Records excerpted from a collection
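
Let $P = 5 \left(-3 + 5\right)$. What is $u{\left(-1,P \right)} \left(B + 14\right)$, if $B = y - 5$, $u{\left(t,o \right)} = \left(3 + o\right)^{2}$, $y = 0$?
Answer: $1521$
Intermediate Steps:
$P = 10$ ($P = 5 \cdot 2 = 10$)
$B = -5$ ($B = 0 - 5 = -5$)
$u{\left(-1,P \right)} \left(B + 14\right) = \left(3 + 10\right)^{2} \left(-5 + 14\right) = 13^{2} \cdot 9 = 169 \cdot 9 = 1521$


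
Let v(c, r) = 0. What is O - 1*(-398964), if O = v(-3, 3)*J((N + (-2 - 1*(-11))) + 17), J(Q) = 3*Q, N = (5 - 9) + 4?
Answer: 398964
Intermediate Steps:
N = 0 (N = -4 + 4 = 0)
O = 0 (O = 0*(3*((0 + (-2 - 1*(-11))) + 17)) = 0*(3*((0 + (-2 + 11)) + 17)) = 0*(3*((0 + 9) + 17)) = 0*(3*(9 + 17)) = 0*(3*26) = 0*78 = 0)
O - 1*(-398964) = 0 - 1*(-398964) = 0 + 398964 = 398964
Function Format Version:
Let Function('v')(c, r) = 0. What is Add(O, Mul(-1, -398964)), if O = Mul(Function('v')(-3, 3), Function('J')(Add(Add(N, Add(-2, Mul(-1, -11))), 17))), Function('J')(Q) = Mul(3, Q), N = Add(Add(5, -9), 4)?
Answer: 398964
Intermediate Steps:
N = 0 (N = Add(-4, 4) = 0)
O = 0 (O = Mul(0, Mul(3, Add(Add(0, Add(-2, Mul(-1, -11))), 17))) = Mul(0, Mul(3, Add(Add(0, Add(-2, 11)), 17))) = Mul(0, Mul(3, Add(Add(0, 9), 17))) = Mul(0, Mul(3, Add(9, 17))) = Mul(0, Mul(3, 26)) = Mul(0, 78) = 0)
Add(O, Mul(-1, -398964)) = Add(0, Mul(-1, -398964)) = Add(0, 398964) = 398964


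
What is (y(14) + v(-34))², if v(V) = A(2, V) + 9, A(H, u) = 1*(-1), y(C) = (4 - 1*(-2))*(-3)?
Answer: 100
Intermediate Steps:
y(C) = -18 (y(C) = (4 + 2)*(-3) = 6*(-3) = -18)
A(H, u) = -1
v(V) = 8 (v(V) = -1 + 9 = 8)
(y(14) + v(-34))² = (-18 + 8)² = (-10)² = 100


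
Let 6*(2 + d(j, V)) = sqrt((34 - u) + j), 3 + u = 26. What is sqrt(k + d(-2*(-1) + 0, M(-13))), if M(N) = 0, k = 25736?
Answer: sqrt(926424 + 6*sqrt(13))/6 ≈ 160.42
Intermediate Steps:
u = 23 (u = -3 + 26 = 23)
d(j, V) = -2 + sqrt(11 + j)/6 (d(j, V) = -2 + sqrt((34 - 1*23) + j)/6 = -2 + sqrt((34 - 23) + j)/6 = -2 + sqrt(11 + j)/6)
sqrt(k + d(-2*(-1) + 0, M(-13))) = sqrt(25736 + (-2 + sqrt(11 + (-2*(-1) + 0))/6)) = sqrt(25736 + (-2 + sqrt(11 + (2 + 0))/6)) = sqrt(25736 + (-2 + sqrt(11 + 2)/6)) = sqrt(25736 + (-2 + sqrt(13)/6)) = sqrt(25734 + sqrt(13)/6)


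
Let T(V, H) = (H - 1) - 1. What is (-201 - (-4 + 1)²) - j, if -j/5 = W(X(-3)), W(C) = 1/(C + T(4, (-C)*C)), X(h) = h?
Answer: -2945/14 ≈ -210.36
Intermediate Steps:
T(V, H) = -2 + H (T(V, H) = (-1 + H) - 1 = -2 + H)
W(C) = 1/(-2 + C - C²) (W(C) = 1/(C + (-2 + (-C)*C)) = 1/(C + (-2 - C²)) = 1/(-2 + C - C²))
j = 5/14 (j = -(-5)/(2 + (-3)² - 1*(-3)) = -(-5)/(2 + 9 + 3) = -(-5)/14 = -5*(-1/14) = 5/14 ≈ 0.35714)
(-201 - (-4 + 1)²) - j = (-201 - (-4 + 1)²) - 1*5/14 = (-201 - 1*(-3)²) - 5/14 = (-201 - 1*9) - 5/14 = (-201 - 9) - 5/14 = -210 - 5/14 = -2945/14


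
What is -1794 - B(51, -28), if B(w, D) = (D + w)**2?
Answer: -2323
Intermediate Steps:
-1794 - B(51, -28) = -1794 - (-28 + 51)**2 = -1794 - 1*23**2 = -1794 - 1*529 = -1794 - 529 = -2323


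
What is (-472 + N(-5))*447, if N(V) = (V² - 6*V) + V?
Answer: -188634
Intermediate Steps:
N(V) = V² - 5*V
(-472 + N(-5))*447 = (-472 - 5*(-5 - 5))*447 = (-472 - 5*(-10))*447 = (-472 + 50)*447 = -422*447 = -188634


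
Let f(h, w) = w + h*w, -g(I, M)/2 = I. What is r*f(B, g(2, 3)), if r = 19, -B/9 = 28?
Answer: 19076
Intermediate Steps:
B = -252 (B = -9*28 = -252)
g(I, M) = -2*I
r*f(B, g(2, 3)) = 19*((-2*2)*(1 - 252)) = 19*(-4*(-251)) = 19*1004 = 19076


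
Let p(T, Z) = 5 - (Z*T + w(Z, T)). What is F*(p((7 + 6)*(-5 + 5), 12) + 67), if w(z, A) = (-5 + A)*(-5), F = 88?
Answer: 4136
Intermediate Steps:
w(z, A) = 25 - 5*A
p(T, Z) = -20 + 5*T - T*Z (p(T, Z) = 5 - (Z*T + (25 - 5*T)) = 5 - (T*Z + (25 - 5*T)) = 5 - (25 - 5*T + T*Z) = 5 + (-25 + 5*T - T*Z) = -20 + 5*T - T*Z)
F*(p((7 + 6)*(-5 + 5), 12) + 67) = 88*((-20 + 5*((7 + 6)*(-5 + 5)) - 1*(7 + 6)*(-5 + 5)*12) + 67) = 88*((-20 + 5*(13*0) - 1*13*0*12) + 67) = 88*((-20 + 5*0 - 1*0*12) + 67) = 88*((-20 + 0 + 0) + 67) = 88*(-20 + 67) = 88*47 = 4136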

▶ _Your objective_
Would you please copy every line of the data exactly?

▶ _Solved exercise_
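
Let $P = 5 \left(-3 + 5\right)$. What is $u{\left(-1,P \right)} \left(B + 14\right)$, if $B = y - 5$, $u{\left(t,o \right)} = \left(3 + o\right)^{2}$, $y = 0$?
Answer: $1521$
Intermediate Steps:
$P = 10$ ($P = 5 \cdot 2 = 10$)
$B = -5$ ($B = 0 - 5 = -5$)
$u{\left(-1,P \right)} \left(B + 14\right) = \left(3 + 10\right)^{2} \left(-5 + 14\right) = 13^{2} \cdot 9 = 169 \cdot 9 = 1521$


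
Let v(c, r) = 0. What is O - 1*(-398964), if O = v(-3, 3)*J((N + (-2 - 1*(-11))) + 17), J(Q) = 3*Q, N = (5 - 9) + 4?
Answer: 398964
Intermediate Steps:
N = 0 (N = -4 + 4 = 0)
O = 0 (O = 0*(3*((0 + (-2 - 1*(-11))) + 17)) = 0*(3*((0 + (-2 + 11)) + 17)) = 0*(3*((0 + 9) + 17)) = 0*(3*(9 + 17)) = 0*(3*26) = 0*78 = 0)
O - 1*(-398964) = 0 - 1*(-398964) = 0 + 398964 = 398964
Function Format Version:
Let Function('v')(c, r) = 0. What is Add(O, Mul(-1, -398964)), if O = Mul(Function('v')(-3, 3), Function('J')(Add(Add(N, Add(-2, Mul(-1, -11))), 17))), Function('J')(Q) = Mul(3, Q), N = Add(Add(5, -9), 4)?
Answer: 398964
Intermediate Steps:
N = 0 (N = Add(-4, 4) = 0)
O = 0 (O = Mul(0, Mul(3, Add(Add(0, Add(-2, Mul(-1, -11))), 17))) = Mul(0, Mul(3, Add(Add(0, Add(-2, 11)), 17))) = Mul(0, Mul(3, Add(Add(0, 9), 17))) = Mul(0, Mul(3, Add(9, 17))) = Mul(0, Mul(3, 26)) = Mul(0, 78) = 0)
Add(O, Mul(-1, -398964)) = Add(0, Mul(-1, -398964)) = Add(0, 398964) = 398964


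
What is (y(14) + v(-34))², if v(V) = A(2, V) + 9, A(H, u) = 1*(-1), y(C) = (4 - 1*(-2))*(-3)?
Answer: 100
Intermediate Steps:
y(C) = -18 (y(C) = (4 + 2)*(-3) = 6*(-3) = -18)
A(H, u) = -1
v(V) = 8 (v(V) = -1 + 9 = 8)
(y(14) + v(-34))² = (-18 + 8)² = (-10)² = 100


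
Let 6*(2 + d(j, V)) = sqrt((34 - u) + j), 3 + u = 26. What is sqrt(k + d(-2*(-1) + 0, M(-13))), if M(N) = 0, k = 25736?
Answer: sqrt(926424 + 6*sqrt(13))/6 ≈ 160.42
Intermediate Steps:
u = 23 (u = -3 + 26 = 23)
d(j, V) = -2 + sqrt(11 + j)/6 (d(j, V) = -2 + sqrt((34 - 1*23) + j)/6 = -2 + sqrt((34 - 23) + j)/6 = -2 + sqrt(11 + j)/6)
sqrt(k + d(-2*(-1) + 0, M(-13))) = sqrt(25736 + (-2 + sqrt(11 + (-2*(-1) + 0))/6)) = sqrt(25736 + (-2 + sqrt(11 + (2 + 0))/6)) = sqrt(25736 + (-2 + sqrt(11 + 2)/6)) = sqrt(25736 + (-2 + sqrt(13)/6)) = sqrt(25734 + sqrt(13)/6)


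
Let T(V, H) = (H - 1) - 1. What is (-201 - (-4 + 1)²) - j, if -j/5 = W(X(-3)), W(C) = 1/(C + T(4, (-C)*C)), X(h) = h?
Answer: -2945/14 ≈ -210.36
Intermediate Steps:
T(V, H) = -2 + H (T(V, H) = (-1 + H) - 1 = -2 + H)
W(C) = 1/(-2 + C - C²) (W(C) = 1/(C + (-2 + (-C)*C)) = 1/(C + (-2 - C²)) = 1/(-2 + C - C²))
j = 5/14 (j = -(-5)/(2 + (-3)² - 1*(-3)) = -(-5)/(2 + 9 + 3) = -(-5)/14 = -5*(-1/14) = 5/14 ≈ 0.35714)
(-201 - (-4 + 1)²) - j = (-201 - (-4 + 1)²) - 1*5/14 = (-201 - 1*(-3)²) - 5/14 = (-201 - 1*9) - 5/14 = (-201 - 9) - 5/14 = -210 - 5/14 = -2945/14


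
What is -1794 - B(51, -28), if B(w, D) = (D + w)**2?
Answer: -2323
Intermediate Steps:
-1794 - B(51, -28) = -1794 - (-28 + 51)**2 = -1794 - 1*23**2 = -1794 - 1*529 = -1794 - 529 = -2323


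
What is (-472 + N(-5))*447, if N(V) = (V² - 6*V) + V?
Answer: -188634
Intermediate Steps:
N(V) = V² - 5*V
(-472 + N(-5))*447 = (-472 - 5*(-5 - 5))*447 = (-472 - 5*(-10))*447 = (-472 + 50)*447 = -422*447 = -188634


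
Let f(h, w) = w + h*w, -g(I, M)/2 = I. What is r*f(B, g(2, 3)), if r = 19, -B/9 = 28?
Answer: 19076
Intermediate Steps:
B = -252 (B = -9*28 = -252)
g(I, M) = -2*I
r*f(B, g(2, 3)) = 19*((-2*2)*(1 - 252)) = 19*(-4*(-251)) = 19*1004 = 19076


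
Let p(T, Z) = 5 - (Z*T + w(Z, T)). What is F*(p((7 + 6)*(-5 + 5), 12) + 67), if w(z, A) = (-5 + A)*(-5), F = 88?
Answer: 4136
Intermediate Steps:
w(z, A) = 25 - 5*A
p(T, Z) = -20 + 5*T - T*Z (p(T, Z) = 5 - (Z*T + (25 - 5*T)) = 5 - (T*Z + (25 - 5*T)) = 5 - (25 - 5*T + T*Z) = 5 + (-25 + 5*T - T*Z) = -20 + 5*T - T*Z)
F*(p((7 + 6)*(-5 + 5), 12) + 67) = 88*((-20 + 5*((7 + 6)*(-5 + 5)) - 1*(7 + 6)*(-5 + 5)*12) + 67) = 88*((-20 + 5*(13*0) - 1*13*0*12) + 67) = 88*((-20 + 5*0 - 1*0*12) + 67) = 88*((-20 + 0 + 0) + 67) = 88*(-20 + 67) = 88*47 = 4136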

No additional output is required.